All lines holding the string "network" should be copied from the data below.

Collected data:

--*--

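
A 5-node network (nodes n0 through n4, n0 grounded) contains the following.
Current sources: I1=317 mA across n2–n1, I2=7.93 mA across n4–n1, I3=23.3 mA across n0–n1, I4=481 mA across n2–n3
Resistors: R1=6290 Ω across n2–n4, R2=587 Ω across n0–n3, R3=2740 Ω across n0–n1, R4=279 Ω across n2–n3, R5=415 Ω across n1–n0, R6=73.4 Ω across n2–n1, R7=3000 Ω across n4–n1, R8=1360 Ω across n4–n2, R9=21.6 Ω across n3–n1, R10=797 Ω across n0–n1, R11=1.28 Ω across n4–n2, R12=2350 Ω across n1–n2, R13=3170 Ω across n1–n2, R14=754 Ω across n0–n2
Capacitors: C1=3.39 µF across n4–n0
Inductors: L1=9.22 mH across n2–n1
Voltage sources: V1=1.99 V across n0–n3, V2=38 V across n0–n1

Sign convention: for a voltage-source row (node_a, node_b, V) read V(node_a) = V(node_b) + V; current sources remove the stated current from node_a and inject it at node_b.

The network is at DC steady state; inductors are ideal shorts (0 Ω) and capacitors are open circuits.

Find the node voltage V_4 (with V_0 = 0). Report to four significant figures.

-38.01 V

Element admittances at DC:
  I1: injects 0.317 A into n1 (from n2)
  Y(R1) = 0.0001590 S between n2,n4
  I2: injects 0.00793 A into n1 (from n4)
  Y(R2) = 0.001704 S between n0,n3
  I3: injects 0.0233 A into n1 (from n0)
  Y(R3) = 0.0003650 S between n0,n1
  Y(R4) = 0.003584 S between n2,n3
  Y(C1) = 0.000 S between n4,n0
  Y(R5) = 0.002410 S between n1,n0
  Y(R6) = 0.01362 S between n2,n1
  I4: injects 0.481 A into n3 (from n2)
  Y(R7) = 0.0003333 S between n4,n1
  Y(R8) = 0.0007353 S between n4,n2
  Y(R9) = 0.04630 S between n3,n1
  L1: short n2↔n1 (DC inductor)
  Y(R10) = 0.001255 S between n0,n1
  Y(R11) = 0.7812 S between n4,n2
  Y(R12) = 0.0004255 S between n1,n2
  Y(R13) = 0.0003155 S between n1,n2
  Y(R14) = 0.001326 S between n0,n2
  V1: constraint V(n0)−V(n3) = 1.99
  V2: constraint V(n0)−V(n1) = 38
Assemble and solve the 7×7 MNA system:
  V(n1)=-38.00  V(n2)=-38.00  V(n3)=-1.990  V(n4)=-38.01
  i(L1)=-0.6265  i(V1)=1.312  i(V2)=-1.542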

--*--

Answer to the exercise:
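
A 5-node network (nodes n0 through n4, n0 grounded) contains the following.
The network is at DC steady state; inductors are ideal shorts (0 Ω) and capacitors are open circuits.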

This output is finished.